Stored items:
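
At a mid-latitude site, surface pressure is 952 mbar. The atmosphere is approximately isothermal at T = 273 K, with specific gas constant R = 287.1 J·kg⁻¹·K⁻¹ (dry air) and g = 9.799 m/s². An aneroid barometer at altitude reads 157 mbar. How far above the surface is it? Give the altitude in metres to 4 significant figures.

Scale height: H = RT/g = 287.1 × 273 / 9.799 = 7998.6 m.
Invert the barometric formula: z = H ln(P₀/P).
P₀/P = 952/157 = 6.0637; ln(6.0637) = 1.8023.
z = 7998.6 × 1.8023 = 14416 m.

z ≈ 14420 m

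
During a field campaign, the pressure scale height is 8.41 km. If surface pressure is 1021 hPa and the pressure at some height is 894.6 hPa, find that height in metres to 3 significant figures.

Invert the barometric formula: z = H ln(P₀/P).
P₀/P = 1021/894.6 = 1.1413; ln(1.1413) = 0.13217.
z = 8410.0 × 0.13217 = 1111.5 m.

z ≈ 1110 m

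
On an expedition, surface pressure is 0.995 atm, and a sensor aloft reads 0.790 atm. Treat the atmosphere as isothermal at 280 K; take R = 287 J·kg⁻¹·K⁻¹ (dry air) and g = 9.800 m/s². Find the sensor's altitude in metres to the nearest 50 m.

z ≈ 1900 m

Scale height: H = RT/g = 287 × 280 / 9.800 = 8200.0 m.
Invert the barometric formula: z = H ln(P₀/P).
P₀/P = 0.995/0.790 = 1.2595; ln(1.2595) = 0.23071.
z = 8200.0 × 0.23071 = 1891.8 m.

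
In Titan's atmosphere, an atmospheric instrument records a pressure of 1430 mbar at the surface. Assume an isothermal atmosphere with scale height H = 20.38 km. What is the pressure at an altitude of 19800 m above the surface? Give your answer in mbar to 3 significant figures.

Barometric formula: P = P₀ exp(−z/H).
z/H = 19800/20380 = 0.97154; exp(−0.97154) = 0.37850.
P = 1430 × 0.37850 = 541.25 mbar.

P ≈ 541 mbar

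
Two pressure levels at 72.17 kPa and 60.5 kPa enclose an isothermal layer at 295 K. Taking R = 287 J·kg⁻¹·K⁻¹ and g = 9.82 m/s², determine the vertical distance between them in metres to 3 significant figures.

Hypsometric equation: Δz = (R T̄/g) ln(P₁/P₂).
R T̄/g = 287 × 295 / 9.82 = 8621.7 m.
ln(72.17/60.5) = ln(1.1929) = 0.17639.
Δz = 8621.7 × 0.17639 = 1520.8 m.

Δz ≈ 1520 m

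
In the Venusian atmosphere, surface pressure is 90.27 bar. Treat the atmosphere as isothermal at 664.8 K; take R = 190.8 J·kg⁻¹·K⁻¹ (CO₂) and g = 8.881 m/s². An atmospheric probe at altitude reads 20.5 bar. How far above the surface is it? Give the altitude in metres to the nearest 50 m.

Scale height: H = RT/g = 190.8 × 664.8 / 8.881 = 14283 m.
Invert the barometric formula: z = H ln(P₀/P).
P₀/P = 90.27/20.5 = 4.4034; ln(4.4034) = 1.4824.
z = 14283 × 1.4824 = 21173 m.

z ≈ 21150 m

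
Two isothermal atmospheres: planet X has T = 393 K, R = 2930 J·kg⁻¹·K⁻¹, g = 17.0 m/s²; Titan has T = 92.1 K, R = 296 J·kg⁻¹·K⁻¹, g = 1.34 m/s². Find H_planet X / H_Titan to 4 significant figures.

H = RT/g for each body.
H_planet X = 2930 × 393 / 17.0 = 67735 m.
H_Titan = 296 × 92.1 / 1.34 = 20344 m.
H_planet X/H_Titan = 67735/20344 = 3.3295.

H_planet X/H_Titan ≈ 3.329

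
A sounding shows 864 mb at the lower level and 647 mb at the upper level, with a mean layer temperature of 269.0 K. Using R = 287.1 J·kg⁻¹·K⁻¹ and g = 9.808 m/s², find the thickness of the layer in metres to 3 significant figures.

Δz ≈ 2280 m

Hypsometric equation: Δz = (R T̄/g) ln(P₁/P₂).
R T̄/g = 287.1 × 269.0 / 9.808 = 7874.2 m.
ln(864/647) = ln(1.3354) = 0.28923.
Δz = 7874.2 × 0.28923 = 2277.5 m.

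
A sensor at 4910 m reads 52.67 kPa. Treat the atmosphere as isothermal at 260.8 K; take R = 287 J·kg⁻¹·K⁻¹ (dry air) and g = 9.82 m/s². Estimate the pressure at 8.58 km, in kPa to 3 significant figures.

Scale height: H = RT/g = 287 × 260.8 / 9.82 = 7622.2 m.
Between two levels, P₂ = P₁ exp(−Δz/H) with Δz = z₂ − z₁.
Δz = 8580.0 − 4910.0 = 3670.0 m; Δz/H = 3670.0/7622.2 = 0.48149.
P₂ = 52.67 × exp(−0.48149) = 52.67 × 0.61786 = 32.543 kPa.

P ≈ 32.5 kPa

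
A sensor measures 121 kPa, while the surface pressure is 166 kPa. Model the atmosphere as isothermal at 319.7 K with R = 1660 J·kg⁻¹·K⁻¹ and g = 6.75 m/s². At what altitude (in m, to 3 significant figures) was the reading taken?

z ≈ 24900 m

Scale height: H = RT/g = 1660 × 319.7 / 6.75 = 78623 m.
Invert the barometric formula: z = H ln(P₀/P).
P₀/P = 166/121 = 1.3719; ln(1.3719) = 0.31620.
z = 78623 × 0.31620 = 24861 m.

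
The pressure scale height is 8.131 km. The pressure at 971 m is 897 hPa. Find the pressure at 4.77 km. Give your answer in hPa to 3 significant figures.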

Work request
Each record needs to be copied out again, letter for letter.

Task result
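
At a mid-latitude site, surface pressure is 952 mbar. The atmosphere is approximately isothermal at T = 273 K, with specific gas constant R = 287.1 J·kg⁻¹·K⁻¹ (dry air) and g = 9.799 m/s². An aneroid barometer at altitude reads 157 mbar. How far above the surface is it? Give the altitude in metres to 4 significant figures.

Scale height: H = RT/g = 287.1 × 273 / 9.799 = 7998.6 m.
Invert the barometric formula: z = H ln(P₀/P).
P₀/P = 952/157 = 6.0637; ln(6.0637) = 1.8023.
z = 7998.6 × 1.8023 = 14416 m.

z ≈ 14420 m

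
During a field campaign, the pressure scale height is 8.41 km. If surface pressure is 1021 hPa and the pressure at some height is 894.6 hPa, find that height in metres to 3 significant figures.

Invert the barometric formula: z = H ln(P₀/P).
P₀/P = 1021/894.6 = 1.1413; ln(1.1413) = 0.13217.
z = 8410.0 × 0.13217 = 1111.5 m.

z ≈ 1110 m

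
On an expedition, surface pressure is 0.995 atm, and a sensor aloft reads 0.790 atm. Treat the atmosphere as isothermal at 280 K; take R = 287 J·kg⁻¹·K⁻¹ (dry air) and g = 9.800 m/s². Find the sensor's altitude in metres to the nearest 50 m.

z ≈ 1900 m

Scale height: H = RT/g = 287 × 280 / 9.800 = 8200.0 m.
Invert the barometric formula: z = H ln(P₀/P).
P₀/P = 0.995/0.790 = 1.2595; ln(1.2595) = 0.23071.
z = 8200.0 × 0.23071 = 1891.8 m.

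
In Titan's atmosphere, an atmospheric instrument records a pressure of 1430 mbar at the surface. Assume an isothermal atmosphere with scale height H = 20.38 km. What is the pressure at an altitude of 19800 m above the surface? Give your answer in mbar to 3 significant figures.

Barometric formula: P = P₀ exp(−z/H).
z/H = 19800/20380 = 0.97154; exp(−0.97154) = 0.37850.
P = 1430 × 0.37850 = 541.25 mbar.

P ≈ 541 mbar

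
Two pressure levels at 72.17 kPa and 60.5 kPa enclose an isothermal layer at 295 K. Taking R = 287 J·kg⁻¹·K⁻¹ and g = 9.82 m/s², determine the vertical distance between them in metres to 3 significant figures.

Hypsometric equation: Δz = (R T̄/g) ln(P₁/P₂).
R T̄/g = 287 × 295 / 9.82 = 8621.7 m.
ln(72.17/60.5) = ln(1.1929) = 0.17639.
Δz = 8621.7 × 0.17639 = 1520.8 m.

Δz ≈ 1520 m

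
In the Venusian atmosphere, surface pressure is 90.27 bar. Treat the atmosphere as isothermal at 664.8 K; take R = 190.8 J·kg⁻¹·K⁻¹ (CO₂) and g = 8.881 m/s². An atmospheric probe at altitude reads 20.5 bar. How far above the surface is it? Give the altitude in metres to the nearest 50 m.

Scale height: H = RT/g = 190.8 × 664.8 / 8.881 = 14283 m.
Invert the barometric formula: z = H ln(P₀/P).
P₀/P = 90.27/20.5 = 4.4034; ln(4.4034) = 1.4824.
z = 14283 × 1.4824 = 21173 m.

z ≈ 21150 m

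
Two isothermal atmospheres: planet X has T = 393 K, R = 2930 J·kg⁻¹·K⁻¹, g = 17.0 m/s²; Titan has T = 92.1 K, R = 296 J·kg⁻¹·K⁻¹, g = 1.34 m/s². Find H_planet X / H_Titan to 4 significant figures.

H = RT/g for each body.
H_planet X = 2930 × 393 / 17.0 = 67735 m.
H_Titan = 296 × 92.1 / 1.34 = 20344 m.
H_planet X/H_Titan = 67735/20344 = 3.3295.

H_planet X/H_Titan ≈ 3.329

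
A sounding shows 864 mb at the lower level and 647 mb at the upper level, with a mean layer temperature of 269.0 K. Using R = 287.1 J·kg⁻¹·K⁻¹ and g = 9.808 m/s², find the thickness of the layer in metres to 3 significant figures.

Δz ≈ 2280 m

Hypsometric equation: Δz = (R T̄/g) ln(P₁/P₂).
R T̄/g = 287.1 × 269.0 / 9.808 = 7874.2 m.
ln(864/647) = ln(1.3354) = 0.28923.
Δz = 7874.2 × 0.28923 = 2277.5 m.

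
A sensor at 4910 m reads 52.67 kPa. Treat the atmosphere as isothermal at 260.8 K; take R = 287 J·kg⁻¹·K⁻¹ (dry air) and g = 9.82 m/s². Estimate the pressure at 8.58 km, in kPa to 3 significant figures.

Scale height: H = RT/g = 287 × 260.8 / 9.82 = 7622.2 m.
Between two levels, P₂ = P₁ exp(−Δz/H) with Δz = z₂ − z₁.
Δz = 8580.0 − 4910.0 = 3670.0 m; Δz/H = 3670.0/7622.2 = 0.48149.
P₂ = 52.67 × exp(−0.48149) = 52.67 × 0.61786 = 32.543 kPa.

P ≈ 32.5 kPa

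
A sensor measures 121 kPa, while the surface pressure is 166 kPa. Model the atmosphere as isothermal at 319.7 K with R = 1660 J·kg⁻¹·K⁻¹ and g = 6.75 m/s². At what altitude (in m, to 3 significant figures) was the reading taken?

z ≈ 24900 m

Scale height: H = RT/g = 1660 × 319.7 / 6.75 = 78623 m.
Invert the barometric formula: z = H ln(P₀/P).
P₀/P = 166/121 = 1.3719; ln(1.3719) = 0.31620.
z = 78623 × 0.31620 = 24861 m.

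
The pressure scale height is 8.131 km. The pressure at 971 m is 897 hPa. Find the pressure at 4.77 km. Give your answer in hPa to 3 significant figures.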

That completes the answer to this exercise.